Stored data
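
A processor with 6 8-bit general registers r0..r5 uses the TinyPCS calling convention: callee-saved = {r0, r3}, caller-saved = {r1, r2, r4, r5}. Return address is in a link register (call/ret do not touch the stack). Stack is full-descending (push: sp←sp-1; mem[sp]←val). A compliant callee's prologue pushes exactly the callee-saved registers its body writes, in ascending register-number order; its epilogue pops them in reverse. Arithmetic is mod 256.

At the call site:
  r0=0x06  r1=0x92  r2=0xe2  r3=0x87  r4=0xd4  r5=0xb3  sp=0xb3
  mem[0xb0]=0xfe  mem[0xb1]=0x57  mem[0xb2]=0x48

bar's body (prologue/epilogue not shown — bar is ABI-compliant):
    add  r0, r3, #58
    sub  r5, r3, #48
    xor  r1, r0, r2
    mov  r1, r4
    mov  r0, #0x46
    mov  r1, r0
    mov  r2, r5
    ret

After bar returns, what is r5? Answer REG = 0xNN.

prologue: push r0 → mem[0xb2]=0x06, sp=0xb2
body[0] add  r0, r3, #58 → r0=0xc1
body[1] sub  r5, r3, #48 → r5=0x57
body[2] xor  r1, r0, r2 → r1=0x23
body[3] mov  r1, r4 → r1=0xd4
body[4] mov  r0, #0x46 → r0=0x46
body[5] mov  r1, r0 → r1=0x46
body[6] mov  r2, r5 → r2=0x57
epilogue: pop r0=0x06, sp=0xb3
r5 is caller-saved → body value

REG = 0x57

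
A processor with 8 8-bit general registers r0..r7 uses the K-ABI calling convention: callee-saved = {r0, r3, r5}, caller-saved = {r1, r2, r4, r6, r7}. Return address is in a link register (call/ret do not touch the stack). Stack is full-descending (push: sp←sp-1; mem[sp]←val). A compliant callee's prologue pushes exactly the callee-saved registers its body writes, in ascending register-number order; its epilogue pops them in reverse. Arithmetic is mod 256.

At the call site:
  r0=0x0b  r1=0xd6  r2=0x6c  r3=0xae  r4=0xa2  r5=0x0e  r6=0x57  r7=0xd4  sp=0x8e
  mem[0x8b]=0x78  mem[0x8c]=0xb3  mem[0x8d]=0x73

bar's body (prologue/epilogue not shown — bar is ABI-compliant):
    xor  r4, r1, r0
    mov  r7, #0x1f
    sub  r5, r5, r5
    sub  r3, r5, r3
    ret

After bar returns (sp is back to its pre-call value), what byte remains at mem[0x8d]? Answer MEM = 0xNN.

prologue: push r3 → mem[0x8d]=0xae, sp=0x8d
prologue: push r5 → mem[0x8c]=0x0e, sp=0x8c
body[0] xor  r4, r1, r0 → r4=0xdd
body[1] mov  r7, #0x1f → r7=0x1f
body[2] sub  r5, r5, r5 → r5=0x00
body[3] sub  r3, r5, r3 → r3=0x52
epilogue: pop r5=0x0e, sp=0x8d
epilogue: pop r3=0xae, sp=0x8e
prologue pushed ['r3', 'r5'] at ['0x8d', '0x8c']

MEM = 0xae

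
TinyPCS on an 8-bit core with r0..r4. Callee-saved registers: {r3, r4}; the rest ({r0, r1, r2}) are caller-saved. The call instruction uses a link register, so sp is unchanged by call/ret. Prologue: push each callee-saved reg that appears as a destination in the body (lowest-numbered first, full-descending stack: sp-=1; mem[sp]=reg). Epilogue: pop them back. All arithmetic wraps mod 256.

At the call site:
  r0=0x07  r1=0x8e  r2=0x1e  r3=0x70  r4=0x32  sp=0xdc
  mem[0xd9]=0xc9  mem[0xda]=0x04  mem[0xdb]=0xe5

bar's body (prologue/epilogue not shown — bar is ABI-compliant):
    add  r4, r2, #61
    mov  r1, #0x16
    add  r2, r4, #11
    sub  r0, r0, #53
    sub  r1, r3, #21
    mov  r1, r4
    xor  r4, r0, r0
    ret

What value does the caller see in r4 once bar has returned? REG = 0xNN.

REG = 0x32

prologue: push r4 -> mem[0xdb]=0x32, sp=0xdb
body[0] add  r4, r2, #61 -> r4=0x5b
body[1] mov  r1, #0x16 -> r1=0x16
body[2] add  r2, r4, #11 -> r2=0x66
body[3] sub  r0, r0, #53 -> r0=0xd2
body[4] sub  r1, r3, #21 -> r1=0x5b
body[5] mov  r1, r4 -> r1=0x5b
body[6] xor  r4, r0, r0 -> r4=0x00
epilogue: pop r4=0x32, sp=0xdc
r4 is callee-saved -> restored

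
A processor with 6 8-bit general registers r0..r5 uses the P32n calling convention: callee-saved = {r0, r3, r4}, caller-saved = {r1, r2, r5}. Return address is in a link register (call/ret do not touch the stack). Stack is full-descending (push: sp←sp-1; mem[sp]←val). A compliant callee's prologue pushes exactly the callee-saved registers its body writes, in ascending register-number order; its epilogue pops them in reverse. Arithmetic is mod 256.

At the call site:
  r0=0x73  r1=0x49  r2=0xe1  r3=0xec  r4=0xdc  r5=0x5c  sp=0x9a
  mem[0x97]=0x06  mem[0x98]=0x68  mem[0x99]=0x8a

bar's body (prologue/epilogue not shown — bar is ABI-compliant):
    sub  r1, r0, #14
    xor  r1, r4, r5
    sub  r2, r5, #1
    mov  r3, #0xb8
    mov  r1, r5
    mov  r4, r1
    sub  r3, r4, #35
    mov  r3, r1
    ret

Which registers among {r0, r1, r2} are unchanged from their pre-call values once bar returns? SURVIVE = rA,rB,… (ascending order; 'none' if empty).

SURVIVE = r0

prologue: push r3 → mem[0x99]=0xec, sp=0x99
prologue: push r4 → mem[0x98]=0xdc, sp=0x98
body[0] sub  r1, r0, #14 → r1=0x65
body[1] xor  r1, r4, r5 → r1=0x80
body[2] sub  r2, r5, #1 → r2=0x5b
body[3] mov  r3, #0xb8 → r3=0xb8
body[4] mov  r1, r5 → r1=0x5c
body[5] mov  r4, r1 → r4=0x5c
body[6] sub  r3, r4, #35 → r3=0x39
body[7] mov  r3, r1 → r3=0x5c
epilogue: pop r4=0xdc, sp=0x99
epilogue: pop r3=0xec, sp=0x9a
r0: callee-saved, written=False
r1: caller-saved, written=True
r2: caller-saved, written=True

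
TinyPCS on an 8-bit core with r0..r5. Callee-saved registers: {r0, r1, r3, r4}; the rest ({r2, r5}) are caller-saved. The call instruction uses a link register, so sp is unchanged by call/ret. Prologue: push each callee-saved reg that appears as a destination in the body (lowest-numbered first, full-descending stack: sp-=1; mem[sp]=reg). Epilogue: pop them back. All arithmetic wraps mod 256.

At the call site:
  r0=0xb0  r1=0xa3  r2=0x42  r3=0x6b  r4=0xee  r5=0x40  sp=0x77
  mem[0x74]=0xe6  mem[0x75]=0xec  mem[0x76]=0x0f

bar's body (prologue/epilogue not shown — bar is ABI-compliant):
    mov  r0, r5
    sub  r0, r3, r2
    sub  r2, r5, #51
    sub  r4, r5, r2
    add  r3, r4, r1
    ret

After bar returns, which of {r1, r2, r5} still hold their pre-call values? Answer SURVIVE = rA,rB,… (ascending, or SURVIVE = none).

prologue: push r0 -> mem[0x76]=0xb0, sp=0x76
prologue: push r3 -> mem[0x75]=0x6b, sp=0x75
prologue: push r4 -> mem[0x74]=0xee, sp=0x74
body[0] mov  r0, r5 -> r0=0x40
body[1] sub  r0, r3, r2 -> r0=0x29
body[2] sub  r2, r5, #51 -> r2=0x0d
body[3] sub  r4, r5, r2 -> r4=0x33
body[4] add  r3, r4, r1 -> r3=0xd6
epilogue: pop r4=0xee, sp=0x75
epilogue: pop r3=0x6b, sp=0x76
epilogue: pop r0=0xb0, sp=0x77
r1: callee-saved, written=False
r2: caller-saved, written=True
r5: caller-saved, written=False

SURVIVE = r1,r5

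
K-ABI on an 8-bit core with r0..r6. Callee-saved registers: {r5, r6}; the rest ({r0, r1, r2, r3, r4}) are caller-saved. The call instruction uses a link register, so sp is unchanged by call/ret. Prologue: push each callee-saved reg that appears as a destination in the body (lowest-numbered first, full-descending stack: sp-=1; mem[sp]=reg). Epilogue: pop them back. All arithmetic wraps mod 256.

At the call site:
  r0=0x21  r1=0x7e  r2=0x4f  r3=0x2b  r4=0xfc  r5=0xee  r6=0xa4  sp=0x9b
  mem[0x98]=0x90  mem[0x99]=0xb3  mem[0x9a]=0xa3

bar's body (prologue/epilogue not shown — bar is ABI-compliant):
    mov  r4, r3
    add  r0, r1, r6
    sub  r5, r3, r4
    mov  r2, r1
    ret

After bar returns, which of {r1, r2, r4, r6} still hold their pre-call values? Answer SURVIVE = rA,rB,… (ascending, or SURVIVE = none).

SURVIVE = r1,r6

prologue: push r5 → mem[0x9a]=0xee, sp=0x9a
body[0] mov  r4, r3 → r4=0x2b
body[1] add  r0, r1, r6 → r0=0x22
body[2] sub  r5, r3, r4 → r5=0x00
body[3] mov  r2, r1 → r2=0x7e
epilogue: pop r5=0xee, sp=0x9b
r1: caller-saved, written=False
r2: caller-saved, written=True
r4: caller-saved, written=True
r6: callee-saved, written=False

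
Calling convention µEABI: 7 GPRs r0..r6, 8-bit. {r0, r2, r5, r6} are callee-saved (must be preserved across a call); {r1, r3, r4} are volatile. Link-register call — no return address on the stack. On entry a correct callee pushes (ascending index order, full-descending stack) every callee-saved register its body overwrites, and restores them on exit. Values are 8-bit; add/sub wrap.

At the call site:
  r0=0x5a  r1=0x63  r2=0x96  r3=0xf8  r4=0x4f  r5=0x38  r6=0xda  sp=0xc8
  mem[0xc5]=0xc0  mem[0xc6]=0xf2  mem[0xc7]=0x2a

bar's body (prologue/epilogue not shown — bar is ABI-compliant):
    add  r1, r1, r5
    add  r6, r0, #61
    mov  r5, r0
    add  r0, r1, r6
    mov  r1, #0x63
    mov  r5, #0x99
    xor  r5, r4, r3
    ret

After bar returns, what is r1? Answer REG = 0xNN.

prologue: push r0 → mem[0xc7]=0x5a, sp=0xc7
prologue: push r5 → mem[0xc6]=0x38, sp=0xc6
prologue: push r6 → mem[0xc5]=0xda, sp=0xc5
body[0] add  r1, r1, r5 → r1=0x9b
body[1] add  r6, r0, #61 → r6=0x97
body[2] mov  r5, r0 → r5=0x5a
body[3] add  r0, r1, r6 → r0=0x32
body[4] mov  r1, #0x63 → r1=0x63
body[5] mov  r5, #0x99 → r5=0x99
body[6] xor  r5, r4, r3 → r5=0xb7
epilogue: pop r6=0xda, sp=0xc6
epilogue: pop r5=0x38, sp=0xc7
epilogue: pop r0=0x5a, sp=0xc8
r1 is caller-saved → body value

REG = 0x63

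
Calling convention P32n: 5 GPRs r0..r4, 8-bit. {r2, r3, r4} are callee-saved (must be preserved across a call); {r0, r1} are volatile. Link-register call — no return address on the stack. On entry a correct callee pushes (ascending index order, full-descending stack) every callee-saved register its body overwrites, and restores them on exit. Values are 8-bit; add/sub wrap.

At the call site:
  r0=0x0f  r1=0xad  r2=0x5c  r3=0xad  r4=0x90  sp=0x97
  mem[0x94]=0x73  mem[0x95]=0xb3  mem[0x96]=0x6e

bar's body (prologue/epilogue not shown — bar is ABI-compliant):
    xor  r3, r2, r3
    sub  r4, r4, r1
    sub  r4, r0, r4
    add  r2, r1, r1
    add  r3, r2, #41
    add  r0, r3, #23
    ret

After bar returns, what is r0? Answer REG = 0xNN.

REG = 0x9a

prologue: push r2 → mem[0x96]=0x5c, sp=0x96
prologue: push r3 → mem[0x95]=0xad, sp=0x95
prologue: push r4 → mem[0x94]=0x90, sp=0x94
body[0] xor  r3, r2, r3 → r3=0xf1
body[1] sub  r4, r4, r1 → r4=0xe3
body[2] sub  r4, r0, r4 → r4=0x2c
body[3] add  r2, r1, r1 → r2=0x5a
body[4] add  r3, r2, #41 → r3=0x83
body[5] add  r0, r3, #23 → r0=0x9a
epilogue: pop r4=0x90, sp=0x95
epilogue: pop r3=0xad, sp=0x96
epilogue: pop r2=0x5c, sp=0x97
r0 is caller-saved → body value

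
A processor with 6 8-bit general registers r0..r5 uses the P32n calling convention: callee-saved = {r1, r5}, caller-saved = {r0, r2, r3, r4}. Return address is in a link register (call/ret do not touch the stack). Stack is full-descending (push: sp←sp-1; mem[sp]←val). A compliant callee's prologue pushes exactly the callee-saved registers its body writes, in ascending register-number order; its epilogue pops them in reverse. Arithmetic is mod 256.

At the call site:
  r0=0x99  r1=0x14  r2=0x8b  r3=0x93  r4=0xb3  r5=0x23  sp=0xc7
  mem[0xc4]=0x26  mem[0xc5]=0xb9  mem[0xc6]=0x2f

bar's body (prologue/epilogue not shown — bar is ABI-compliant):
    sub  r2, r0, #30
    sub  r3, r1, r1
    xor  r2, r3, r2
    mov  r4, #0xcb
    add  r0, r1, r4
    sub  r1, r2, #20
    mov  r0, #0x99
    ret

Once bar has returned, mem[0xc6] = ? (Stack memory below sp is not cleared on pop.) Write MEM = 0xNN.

MEM = 0x14

prologue: push r1 -> mem[0xc6]=0x14, sp=0xc6
body[0] sub  r2, r0, #30 -> r2=0x7b
body[1] sub  r3, r1, r1 -> r3=0x00
body[2] xor  r2, r3, r2 -> r2=0x7b
body[3] mov  r4, #0xcb -> r4=0xcb
body[4] add  r0, r1, r4 -> r0=0xdf
body[5] sub  r1, r2, #20 -> r1=0x67
body[6] mov  r0, #0x99 -> r0=0x99
epilogue: pop r1=0x14, sp=0xc7
prologue pushed ['r1'] at ['0xc6']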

(Description of the task):
Count the lines in the records above that contain "across", please, and give the number without any other words.

(Solution for this task):
2